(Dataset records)
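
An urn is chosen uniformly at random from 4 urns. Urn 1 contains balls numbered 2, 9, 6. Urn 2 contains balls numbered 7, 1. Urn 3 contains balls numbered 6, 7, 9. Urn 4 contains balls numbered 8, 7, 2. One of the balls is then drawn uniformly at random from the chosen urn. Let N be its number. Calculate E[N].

E[N | urn 1] = (2+9+6)/3 = 17/3.
E[N | urn 2] = (7+1)/2 = 4.
E[N | urn 3] = (6+7+9)/3 = 22/3.
E[N | urn 4] = (8+7+2)/3 = 17/3.
By the law of total expectation,
E[N] = (1/4)·(17/3) + (1/4)·(4) + (1/4)·(22/3) + (1/4)·(17/3) = 17/3.

17/3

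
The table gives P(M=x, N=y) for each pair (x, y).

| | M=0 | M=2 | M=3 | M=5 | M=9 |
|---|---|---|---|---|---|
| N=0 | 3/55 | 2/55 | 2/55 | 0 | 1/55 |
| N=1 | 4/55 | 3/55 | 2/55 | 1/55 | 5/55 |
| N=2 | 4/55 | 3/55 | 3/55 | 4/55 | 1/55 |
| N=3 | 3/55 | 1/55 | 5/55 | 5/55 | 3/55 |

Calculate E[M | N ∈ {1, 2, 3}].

175/47

P(N ∈ {1, 2, 3}) = 47/55.
Summing M·P(M=x,N=y) over the conditioning event gives 35/11.
E[M | N ∈ {1, 2, 3}] = (35/11) / (47/55) = 175/47.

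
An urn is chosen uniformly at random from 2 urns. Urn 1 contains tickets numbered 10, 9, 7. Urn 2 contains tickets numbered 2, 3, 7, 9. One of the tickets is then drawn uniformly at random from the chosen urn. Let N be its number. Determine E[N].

167/24

E[N | urn 1] = (10+9+7)/3 = 26/3.
E[N | urn 2] = (2+3+7+9)/4 = 21/4.
By the law of total expectation,
E[N] = (1/2)·(26/3) + (1/2)·(21/4) = 167/24.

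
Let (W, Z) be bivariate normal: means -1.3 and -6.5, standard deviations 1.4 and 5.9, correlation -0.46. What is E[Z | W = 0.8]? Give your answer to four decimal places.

-10.5710

E[Z | W=x] = μ_Z + ρ(σ_Z/σ_W)(x − μ_W) for jointly normal variables.
E[Z | W=0.8] = -6.5 + (-0.46)·(5.9/1.4)·(0.8 − (-1.3)) = -6.5 + (-1.93857)·(2.1) = -10.5710.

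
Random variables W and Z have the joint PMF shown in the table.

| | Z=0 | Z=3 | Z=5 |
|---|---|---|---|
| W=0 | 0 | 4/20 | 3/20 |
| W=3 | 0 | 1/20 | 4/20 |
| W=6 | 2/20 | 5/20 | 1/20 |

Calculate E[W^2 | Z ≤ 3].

P(Z ≤ 3) = 3/5.
Σ W^2·P over the event = 0·(4/20) + 9·(1/20) + 36·(2/20) + 36·(5/20) = 261/20.
E[W^2 | Z ≤ 3] = (261/20) / (3/5) = 87/4.

87/4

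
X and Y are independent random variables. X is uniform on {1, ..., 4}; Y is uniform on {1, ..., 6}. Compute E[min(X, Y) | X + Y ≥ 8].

Outcomes with X + Y ≥ 8: (2,6), (3,5), (3,6), (4,4), (4,5), (4,6), each with probability 1/24.
E[min(X, Y) | X + Y ≥ 8] = (2 + 3 + 3 + 4 + 4 + 4) / 6 = 10/3.

10/3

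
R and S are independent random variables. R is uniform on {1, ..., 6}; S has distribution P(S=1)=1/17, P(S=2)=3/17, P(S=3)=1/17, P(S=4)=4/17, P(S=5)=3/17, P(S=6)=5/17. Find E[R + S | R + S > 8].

P(R + S > 8) = 19/51.
Summing (R+S)·P(x,y) over outcomes with R + S > 8 gives 385/102.
E[R + S | R + S > 8] = (385/102) / (19/51) = 385/38.

385/38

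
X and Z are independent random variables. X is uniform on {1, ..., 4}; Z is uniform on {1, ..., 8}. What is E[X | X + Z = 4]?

2

Outcomes with X + Z = 4: (1,3), (2,2), (3,1), each with probability 1/32.
E[X | X + Z = 4] = (1 + 2 + 3) / 3 = 2.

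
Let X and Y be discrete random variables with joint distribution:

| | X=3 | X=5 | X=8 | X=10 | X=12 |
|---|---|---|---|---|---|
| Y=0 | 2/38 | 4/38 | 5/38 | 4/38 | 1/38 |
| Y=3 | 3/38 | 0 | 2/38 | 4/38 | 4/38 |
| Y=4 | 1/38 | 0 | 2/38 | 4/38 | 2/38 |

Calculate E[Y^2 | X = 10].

25/3

P(X = 10) = 6/19.
Σ Y^2·P over the event = 0·(4/38) + 9·(4/38) + 16·(4/38) = 50/19.
E[Y^2 | X = 10] = (50/19) / (6/19) = 25/3.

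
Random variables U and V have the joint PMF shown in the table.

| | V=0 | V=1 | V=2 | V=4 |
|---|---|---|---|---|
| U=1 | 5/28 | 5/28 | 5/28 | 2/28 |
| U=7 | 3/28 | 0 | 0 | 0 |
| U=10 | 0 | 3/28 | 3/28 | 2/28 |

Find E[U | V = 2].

35/8

P(V = 2) = 2/7.
Summing U·P(U=x,V=y) over the conditioning event gives 5/4.
E[U | V = 2] = (5/4) / (2/7) = 35/8.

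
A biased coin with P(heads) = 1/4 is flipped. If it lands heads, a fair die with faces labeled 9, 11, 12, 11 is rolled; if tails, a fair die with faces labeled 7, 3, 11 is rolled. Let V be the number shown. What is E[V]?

E[V | heads] = (9+11+12+11)/4 = 43/4.
E[V | tails] = (7+3+11)/3 = 7.
E[V] = (1/4)·(43/4) + (3/4)·(7) = 127/16.

127/16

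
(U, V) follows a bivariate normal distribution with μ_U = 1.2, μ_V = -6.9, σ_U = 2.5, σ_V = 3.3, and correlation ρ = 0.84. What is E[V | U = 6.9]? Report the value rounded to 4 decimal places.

-0.5798

E[V | U=x] = μ_V + ρ(σ_V/σ_U)(x − μ_U) for jointly normal variables.
E[V | U=6.9] = -6.9 + (0.84)·(3.3/2.5)·(6.9 − (1.2)) = -6.9 + (1.1088)·(5.7) = -0.5798.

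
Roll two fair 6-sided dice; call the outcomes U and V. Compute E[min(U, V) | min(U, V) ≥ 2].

P(min(U, V) ≥ 2) = 25/36.
Summing min(U,V)·P(x,y) over outcomes with min(U, V) ≥ 2 gives 20/9.
E[min(U, V) | min(U, V) ≥ 2] = (20/9) / (25/36) = 16/5.

16/5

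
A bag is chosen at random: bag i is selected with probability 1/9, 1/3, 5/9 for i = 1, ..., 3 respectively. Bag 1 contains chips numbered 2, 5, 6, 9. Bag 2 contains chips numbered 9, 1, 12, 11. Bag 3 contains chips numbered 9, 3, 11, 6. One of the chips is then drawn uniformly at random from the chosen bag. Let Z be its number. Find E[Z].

133/18

E[Z | bag 1] = (2+5+6+9)/4 = 11/2.
E[Z | bag 2] = (9+1+12+11)/4 = 33/4.
E[Z | bag 3] = (9+3+11+6)/4 = 29/4.
E[Z] = (1/9)·(11/2) + (1/3)·(33/4) + (5/9)·(29/4) = 133/18.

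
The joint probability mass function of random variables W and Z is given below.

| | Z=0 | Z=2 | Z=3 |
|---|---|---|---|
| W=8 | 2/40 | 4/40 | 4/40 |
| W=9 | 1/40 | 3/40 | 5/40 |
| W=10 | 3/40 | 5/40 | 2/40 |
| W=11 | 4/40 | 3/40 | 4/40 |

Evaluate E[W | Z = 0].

P(Z = 0) = 1/4.
Σ W·P over the event = 8·(2/40) + 9·(1/40) + 10·(3/40) + 11·(4/40) = 99/40.
E[W | Z = 0] = (99/40) / (1/4) = 99/10.

99/10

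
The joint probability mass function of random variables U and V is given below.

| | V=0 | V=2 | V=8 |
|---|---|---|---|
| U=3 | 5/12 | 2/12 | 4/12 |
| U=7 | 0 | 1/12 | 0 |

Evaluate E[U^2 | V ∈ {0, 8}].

P(V ∈ {0, 8}) = 3/4.
Σ U^2·P over the event = 9·(5/12) + 9·(4/12) = 27/4.
E[U^2 | V ∈ {0, 8}] = (27/4) / (3/4) = 9.

9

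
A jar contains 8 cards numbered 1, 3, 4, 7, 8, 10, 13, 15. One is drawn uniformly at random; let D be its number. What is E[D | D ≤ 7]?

15/4

P(D ≤ 7) = 1/2.
Σ over the event: 1·1/8 + 3·1/8 + 4·1/8 + 7·1/8 = 15/8.
E[D | D ≤ 7] = (15/8) / (1/2) = 15/4.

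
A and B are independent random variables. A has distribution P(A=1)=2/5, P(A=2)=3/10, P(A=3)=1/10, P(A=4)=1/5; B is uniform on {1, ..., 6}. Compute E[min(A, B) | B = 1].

P(B = 1) = 1/6.
Summing min(A,B)·P(x,y) over outcomes with B = 1 gives 1/6.
E[min(A, B) | B = 1] = (1/6) / (1/6) = 1.

1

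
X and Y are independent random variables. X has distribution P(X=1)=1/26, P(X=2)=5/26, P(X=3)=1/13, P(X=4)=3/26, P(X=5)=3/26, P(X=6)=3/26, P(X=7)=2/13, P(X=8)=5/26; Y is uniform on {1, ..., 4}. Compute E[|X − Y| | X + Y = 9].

P(X + Y = 9) = 15/104.
Summing |X−Y|·P(x,y) over outcomes with X + Y = 9 gives 67/104.
E[|X − Y| | X + Y = 9] = (67/104) / (15/104) = 67/15.

67/15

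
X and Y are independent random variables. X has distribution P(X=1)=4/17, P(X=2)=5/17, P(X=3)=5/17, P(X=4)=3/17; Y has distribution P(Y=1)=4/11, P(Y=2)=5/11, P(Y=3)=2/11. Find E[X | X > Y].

307/98

P(X > Y) = 98/187.
Summing X·P(x,y) over outcomes with X > Y gives 307/187.
E[X | X > Y] = (307/187) / (98/187) = 307/98.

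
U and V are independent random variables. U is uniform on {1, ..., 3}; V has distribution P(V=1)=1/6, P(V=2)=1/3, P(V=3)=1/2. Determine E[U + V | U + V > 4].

43/8

P(U + V > 4) = 4/9.
Summing (U+V)·P(x,y) over outcomes with U + V > 4 gives 43/18.
E[U + V | U + V > 4] = (43/18) / (4/9) = 43/8.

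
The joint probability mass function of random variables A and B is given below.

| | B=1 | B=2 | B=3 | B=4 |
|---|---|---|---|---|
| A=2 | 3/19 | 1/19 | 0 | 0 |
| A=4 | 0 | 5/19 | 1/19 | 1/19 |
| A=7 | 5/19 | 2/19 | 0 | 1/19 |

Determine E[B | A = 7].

P(A = 7) = 8/19.
Σ B·P over the event = 1·(5/19) + 2·(2/19) + 4·(1/19) = 13/19.
E[B | A = 7] = (13/19) / (8/19) = 13/8.

13/8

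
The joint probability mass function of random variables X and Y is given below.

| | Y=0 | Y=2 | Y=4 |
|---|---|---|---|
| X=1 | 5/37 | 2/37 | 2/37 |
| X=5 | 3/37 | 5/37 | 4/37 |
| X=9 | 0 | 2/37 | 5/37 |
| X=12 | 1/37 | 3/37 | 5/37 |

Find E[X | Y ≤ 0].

32/9

P(Y ≤ 0) = 9/37.
Summing X·P(X=x,Y=y) over the conditioning event gives 32/37.
E[X | Y ≤ 0] = (32/37) / (9/37) = 32/9.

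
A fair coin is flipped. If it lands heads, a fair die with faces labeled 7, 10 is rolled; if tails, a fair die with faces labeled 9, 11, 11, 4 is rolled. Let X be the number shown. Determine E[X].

E[X | heads] = (7+10)/2 = 17/2.
E[X | tails] = (9+11+11+4)/4 = 35/4.
E[X] = (1/2)·(17/2) + (1/2)·(35/4) = 69/8.

69/8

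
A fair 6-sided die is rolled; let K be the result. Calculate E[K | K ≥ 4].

5

Given K ≥ 4, K is equally likely to be any of {4, 5, 6}.
E[K | K ≥ 4] = (4 + 5 + 6) / 3 = 5.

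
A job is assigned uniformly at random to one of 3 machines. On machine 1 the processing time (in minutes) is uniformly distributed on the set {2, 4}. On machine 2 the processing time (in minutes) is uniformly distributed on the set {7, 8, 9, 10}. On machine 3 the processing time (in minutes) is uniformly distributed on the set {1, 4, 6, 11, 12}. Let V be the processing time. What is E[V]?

61/10

E[V | machine 1] = (2+4)/2 = 3.
E[V | machine 2] = (7+8+9+10)/4 = 17/2.
E[V | machine 3] = (1+4+6+11+12)/5 = 34/5.
E[V] = (1/3)·(3) + (1/3)·(17/2) + (1/3)·(34/5) = 61/10.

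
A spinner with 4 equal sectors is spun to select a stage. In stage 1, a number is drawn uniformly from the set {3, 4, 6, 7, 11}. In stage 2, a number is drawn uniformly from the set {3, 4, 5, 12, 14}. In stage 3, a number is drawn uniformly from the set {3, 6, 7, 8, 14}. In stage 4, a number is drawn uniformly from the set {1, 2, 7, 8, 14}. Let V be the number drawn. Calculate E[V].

139/20

E[V | stage 1] = (3+4+6+7+11)/5 = 31/5.
E[V | stage 2] = (3+4+5+12+14)/5 = 38/5.
E[V | stage 3] = (3+6+7+8+14)/5 = 38/5.
E[V | stage 4] = (1+2+7+8+14)/5 = 32/5.
By the law of total expectation,
E[V] = (1/4)·(31/5) + (1/4)·(38/5) + (1/4)·(38/5) + (1/4)·(32/5) = 139/20.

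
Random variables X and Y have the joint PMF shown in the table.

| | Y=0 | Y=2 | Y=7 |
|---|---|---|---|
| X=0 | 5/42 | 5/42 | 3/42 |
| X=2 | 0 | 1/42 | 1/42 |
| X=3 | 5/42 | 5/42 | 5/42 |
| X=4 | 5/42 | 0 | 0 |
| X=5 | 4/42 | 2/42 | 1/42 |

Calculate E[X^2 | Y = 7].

P(Y = 7) = 5/21.
Σ X^2·P over the event = 0·(3/42) + 4·(1/42) + 9·(5/42) + 25·(1/42) = 37/21.
E[X^2 | Y = 7] = (37/21) / (5/21) = 37/5.

37/5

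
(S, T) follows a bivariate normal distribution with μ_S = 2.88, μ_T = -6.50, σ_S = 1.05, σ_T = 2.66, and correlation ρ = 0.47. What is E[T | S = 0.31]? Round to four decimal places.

The regression of T on S has slope ρ·σ_T/σ_S and passes through (μ_S, μ_T).
E[T | S=0.31] = -6.50 + (0.47)·(2.66/1.05)·(0.31 − (2.88)) = -6.50 + (1.19067)·(-2.57) = -9.5600.

-9.5600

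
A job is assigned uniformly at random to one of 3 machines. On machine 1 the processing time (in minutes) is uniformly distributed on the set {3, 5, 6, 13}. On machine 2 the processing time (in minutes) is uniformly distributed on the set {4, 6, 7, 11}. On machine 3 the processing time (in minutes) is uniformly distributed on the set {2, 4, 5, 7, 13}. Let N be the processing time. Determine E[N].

E[N | machine 1] = (3+5+6+13)/4 = 27/4.
E[N | machine 2] = (4+6+7+11)/4 = 7.
E[N | machine 3] = (2+4+5+7+13)/5 = 31/5.
E[N] = (1/3)·(27/4) + (1/3)·(7) + (1/3)·(31/5) = 133/20.

133/20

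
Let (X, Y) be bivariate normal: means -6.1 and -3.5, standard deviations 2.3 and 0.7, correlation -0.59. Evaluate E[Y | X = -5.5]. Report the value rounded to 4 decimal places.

E[Y | X=x] = μ_Y + ρ(σ_Y/σ_X)(x − μ_X) for jointly normal variables.
E[Y | X=-5.5] = -3.5 + (-0.59)·(0.7/2.3)·(-5.5 − (-6.1)) = -3.5 + (-0.17957)·(0.6) = -3.6077.

-3.6077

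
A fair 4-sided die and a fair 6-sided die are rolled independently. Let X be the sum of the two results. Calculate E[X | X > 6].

8

P(X > 6) = 5/12.
Σ over the event: 7·1/6 + 8·1/8 + 9·1/12 + 10·1/24 = 10/3.
E[X | X > 6] = (10/3) / (5/12) = 8.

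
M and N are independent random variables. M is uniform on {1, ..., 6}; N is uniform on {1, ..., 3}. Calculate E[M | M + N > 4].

P(M + N > 4) = 2/3.
Summing M·P(x,y) over outcomes with M + N > 4 gives 53/18.
E[M | M + N > 4] = (53/18) / (2/3) = 53/12.

53/12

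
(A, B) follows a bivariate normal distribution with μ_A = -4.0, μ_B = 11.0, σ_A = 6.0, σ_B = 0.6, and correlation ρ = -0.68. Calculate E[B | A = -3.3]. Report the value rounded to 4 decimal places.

10.9524

E[B | A=x] = μ_B + ρ(σ_B/σ_A)(x − μ_A) for jointly normal variables.
E[B | A=-3.3] = 11.0 + (-0.68)·(0.6/6.0)·(-3.3 − (-4.0)) = 11.0 + (-0.068)·(0.7) = 10.9524.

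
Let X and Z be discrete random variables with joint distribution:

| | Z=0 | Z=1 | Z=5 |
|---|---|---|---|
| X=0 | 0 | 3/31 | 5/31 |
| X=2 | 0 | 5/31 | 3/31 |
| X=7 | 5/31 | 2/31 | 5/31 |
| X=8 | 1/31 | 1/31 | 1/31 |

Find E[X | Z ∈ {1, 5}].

P(Z ∈ {1, 5}) = 25/31.
Σ X·P over the event = 0·(3/31) + 0·(5/31) + 2·(5/31) + 2·(3/31) + 7·(2/31) + 7·(5/31) + 8·(1/31) + 8·(1/31) = 81/31.
E[X | Z ∈ {1, 5}] = (81/31) / (25/31) = 81/25.

81/25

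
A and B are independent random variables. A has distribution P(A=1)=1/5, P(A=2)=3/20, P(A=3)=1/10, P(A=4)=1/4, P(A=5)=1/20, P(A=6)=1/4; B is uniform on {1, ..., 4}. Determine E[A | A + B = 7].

P(A + B = 7) = 13/80.
Summing A·P(x,y) over outcomes with A + B = 7 gives 61/80.
E[A | A + B = 7] = (61/80) / (13/80) = 61/13.

61/13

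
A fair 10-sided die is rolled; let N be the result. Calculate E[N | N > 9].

10

Given N > 9, N is equally likely to be any of {10}.
E[N | N > 9] = (10) / 1 = 10.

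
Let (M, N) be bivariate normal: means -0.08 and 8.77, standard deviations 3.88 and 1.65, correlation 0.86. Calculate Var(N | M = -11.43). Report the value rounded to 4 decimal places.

Var(N | M=x) = (1 − ρ²)·σ_N².
Var(N | M=-11.43) = (1.65)²·(1 − (0.86)²) = 2.7225·0.2604 = 0.7089.

0.7089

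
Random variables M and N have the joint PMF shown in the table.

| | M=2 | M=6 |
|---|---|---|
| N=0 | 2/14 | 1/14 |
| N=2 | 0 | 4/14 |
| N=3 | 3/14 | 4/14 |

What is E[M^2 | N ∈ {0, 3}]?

20

P(N ∈ {0, 3}) = 5/7.
Σ M^2·P over the event = 4·(2/14) + 4·(3/14) + 36·(1/14) + 36·(4/14) = 100/7.
E[M^2 | N ∈ {0, 3}] = (100/7) / (5/7) = 20.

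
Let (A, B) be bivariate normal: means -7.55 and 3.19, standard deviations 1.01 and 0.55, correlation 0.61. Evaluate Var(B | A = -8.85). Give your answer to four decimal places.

Var(B | A=x) = (1 − ρ²)·σ_B².
Var(B | A=-8.85) = (0.55)²·(1 − (0.61)²) = 0.3025·0.6279 = 0.1899.

0.1899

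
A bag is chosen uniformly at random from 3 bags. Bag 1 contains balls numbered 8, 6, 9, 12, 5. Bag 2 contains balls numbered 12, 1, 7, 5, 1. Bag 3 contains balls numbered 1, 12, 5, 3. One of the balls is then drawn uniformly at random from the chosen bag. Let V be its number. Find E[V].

123/20

E[V | bag 1] = (8+6+9+12+5)/5 = 8.
E[V | bag 2] = (12+1+7+5+1)/5 = 26/5.
E[V | bag 3] = (1+12+5+3)/4 = 21/4.
E[V] = (1/3)·(8) + (1/3)·(26/5) + (1/3)·(21/4) = 123/20.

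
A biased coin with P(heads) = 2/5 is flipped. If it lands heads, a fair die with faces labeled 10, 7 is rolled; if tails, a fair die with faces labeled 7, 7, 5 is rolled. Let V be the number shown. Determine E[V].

E[V | heads] = (10+7)/2 = 17/2.
E[V | tails] = (7+7+5)/3 = 19/3.
E[V] = (2/5)·(17/2) + (3/5)·(19/3) = 36/5.

36/5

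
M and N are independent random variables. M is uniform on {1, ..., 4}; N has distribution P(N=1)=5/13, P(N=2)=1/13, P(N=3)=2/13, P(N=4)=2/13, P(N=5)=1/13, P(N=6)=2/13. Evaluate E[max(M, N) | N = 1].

5/2

P(N = 1) = 5/13.
Summing max(M,N)·P(x,y) over outcomes with N = 1 gives 25/26.
E[max(M, N) | N = 1] = (25/26) / (5/13) = 5/2.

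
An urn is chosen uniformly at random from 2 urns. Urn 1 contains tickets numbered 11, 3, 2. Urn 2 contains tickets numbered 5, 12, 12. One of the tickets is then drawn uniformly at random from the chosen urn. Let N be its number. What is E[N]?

15/2

E[N | urn 1] = (11+3+2)/3 = 16/3.
E[N | urn 2] = (5+12+12)/3 = 29/3.
By the law of total expectation,
E[N] = (1/2)·(16/3) + (1/2)·(29/3) = 15/2.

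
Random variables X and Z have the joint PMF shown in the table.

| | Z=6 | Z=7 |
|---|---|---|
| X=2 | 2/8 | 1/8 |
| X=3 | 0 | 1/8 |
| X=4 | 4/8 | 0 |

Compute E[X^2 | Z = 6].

P(Z = 6) = 3/4.
Σ X^2·P over the event = 4·(2/8) + 16·(4/8) = 9.
E[X^2 | Z = 6] = (9) / (3/4) = 12.

12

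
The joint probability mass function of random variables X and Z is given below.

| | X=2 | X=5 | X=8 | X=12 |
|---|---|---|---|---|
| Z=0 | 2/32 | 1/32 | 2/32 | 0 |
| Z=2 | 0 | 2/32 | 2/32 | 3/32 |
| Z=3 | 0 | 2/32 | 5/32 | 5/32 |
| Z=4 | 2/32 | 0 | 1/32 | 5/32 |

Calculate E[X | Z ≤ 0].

5

P(Z ≤ 0) = 5/32.
Σ X·P over the event = 2·(2/32) + 5·(1/32) + 8·(2/32) = 25/32.
E[X | Z ≤ 0] = (25/32) / (5/32) = 5.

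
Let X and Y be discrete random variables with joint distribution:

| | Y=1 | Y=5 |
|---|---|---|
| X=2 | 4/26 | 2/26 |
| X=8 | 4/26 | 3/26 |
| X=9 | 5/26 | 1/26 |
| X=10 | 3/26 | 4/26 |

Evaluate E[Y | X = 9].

5/3

P(X = 9) = 3/13.
Summing Y·P(X=x,Y=y) over the conditioning event gives 5/13.
E[Y | X = 9] = (5/13) / (3/13) = 5/3.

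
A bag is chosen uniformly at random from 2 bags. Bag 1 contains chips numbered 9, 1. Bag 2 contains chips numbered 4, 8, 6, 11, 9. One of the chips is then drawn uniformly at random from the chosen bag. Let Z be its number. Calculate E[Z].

63/10

E[Z | bag 1] = (9+1)/2 = 5.
E[Z | bag 2] = (4+8+6+11+9)/5 = 38/5.
E[Z] = (1/2)·(5) + (1/2)·(38/5) = 63/10.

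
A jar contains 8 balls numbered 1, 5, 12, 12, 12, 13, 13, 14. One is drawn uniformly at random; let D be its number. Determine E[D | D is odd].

8

P(D is odd) = 1/2.
Σ over the event: 1·1/8 + 5·1/8 + 13·1/4 = 4.
E[D | D is odd] = (4) / (1/2) = 8.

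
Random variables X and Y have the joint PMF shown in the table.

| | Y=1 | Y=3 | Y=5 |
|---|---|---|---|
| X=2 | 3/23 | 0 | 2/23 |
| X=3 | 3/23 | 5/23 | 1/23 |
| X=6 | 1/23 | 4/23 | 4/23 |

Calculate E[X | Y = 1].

3

P(Y = 1) = 7/23.
Σ X·P over the event = 2·(3/23) + 3·(3/23) + 6·(1/23) = 21/23.
E[X | Y = 1] = (21/23) / (7/23) = 3.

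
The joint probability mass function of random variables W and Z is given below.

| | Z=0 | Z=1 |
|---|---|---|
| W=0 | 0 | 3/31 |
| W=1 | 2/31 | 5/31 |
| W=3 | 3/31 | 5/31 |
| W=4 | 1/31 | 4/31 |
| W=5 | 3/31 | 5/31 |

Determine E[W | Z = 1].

61/22

P(Z = 1) = 22/31.
Σ W·P over the event = 0·(3/31) + 1·(5/31) + 3·(5/31) + 4·(4/31) + 5·(5/31) = 61/31.
E[W | Z = 1] = (61/31) / (22/31) = 61/22.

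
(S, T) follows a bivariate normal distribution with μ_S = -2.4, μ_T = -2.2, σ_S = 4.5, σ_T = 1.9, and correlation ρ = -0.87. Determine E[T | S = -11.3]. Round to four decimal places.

For a bivariate normal, E[T | S=x] = μ_T + ρ·(σ_T/σ_S)·(x − μ_S).
E[T | S=-11.3] = -2.2 + (-0.87)·(1.9/4.5)·(-11.3 − (-2.4)) = -2.2 + (-0.367333)·(-8.9) = 1.0693.

1.0693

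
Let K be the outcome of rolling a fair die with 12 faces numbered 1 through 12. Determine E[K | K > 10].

23/2

Given K > 10, K is equally likely to be any of {11, 12}.
E[K | K > 10] = (11 + 12) / 2 = 23/2.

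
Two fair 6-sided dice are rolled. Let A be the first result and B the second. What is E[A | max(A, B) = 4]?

P(max(A, B) = 4) = 7/36.
Summing A·P(x,y) over outcomes with max(A, B) = 4 gives 11/18.
E[A | max(A, B) = 4] = (11/18) / (7/36) = 22/7.

22/7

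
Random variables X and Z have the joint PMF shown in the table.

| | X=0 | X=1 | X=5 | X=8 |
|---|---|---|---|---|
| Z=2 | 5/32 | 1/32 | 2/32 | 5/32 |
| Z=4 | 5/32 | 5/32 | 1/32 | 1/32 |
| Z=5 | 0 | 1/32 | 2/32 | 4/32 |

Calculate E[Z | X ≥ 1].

79/22

P(X ≥ 1) = 11/16.
Summing Z·P(X=x,Z=y) over the conditioning event gives 79/32.
E[Z | X ≥ 1] = (79/32) / (11/16) = 79/22.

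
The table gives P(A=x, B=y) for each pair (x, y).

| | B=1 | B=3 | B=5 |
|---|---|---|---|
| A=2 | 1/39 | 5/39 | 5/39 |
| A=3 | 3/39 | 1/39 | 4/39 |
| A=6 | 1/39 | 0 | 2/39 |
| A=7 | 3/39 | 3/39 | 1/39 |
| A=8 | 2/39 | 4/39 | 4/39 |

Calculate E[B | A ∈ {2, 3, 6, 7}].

P(A ∈ {2, 3, 6, 7}) = 29/39.
Summing B·P(A=x,B=y) over the conditioning event gives 95/39.
E[B | A ∈ {2, 3, 6, 7}] = (95/39) / (29/39) = 95/29.

95/29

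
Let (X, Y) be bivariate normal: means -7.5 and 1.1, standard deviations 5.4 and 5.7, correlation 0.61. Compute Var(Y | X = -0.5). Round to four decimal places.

The conditional variance in a bivariate normal is σ_Y²(1 − ρ²), independent of x.
Var(Y | X=-0.5) = (5.7)²·(1 − (0.61)²) = 32.49·0.6279 = 20.4005.

20.4005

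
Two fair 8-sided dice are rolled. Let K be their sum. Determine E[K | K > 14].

P(K > 14) = 3/64.
Σ over the event: 15·1/32 + 16·1/64 = 23/32.
E[K | K > 14] = (23/32) / (3/64) = 46/3.

46/3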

= WHAT YOU ARE ASKED TO DO =
All lines of the entries above where "pair" turns up should be reported.

= YOUR SOLUTION =
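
The table gives P(M=x, N=y) for each pair (x, y).
The table gives P(A=x, B=y) for each pair (x, y).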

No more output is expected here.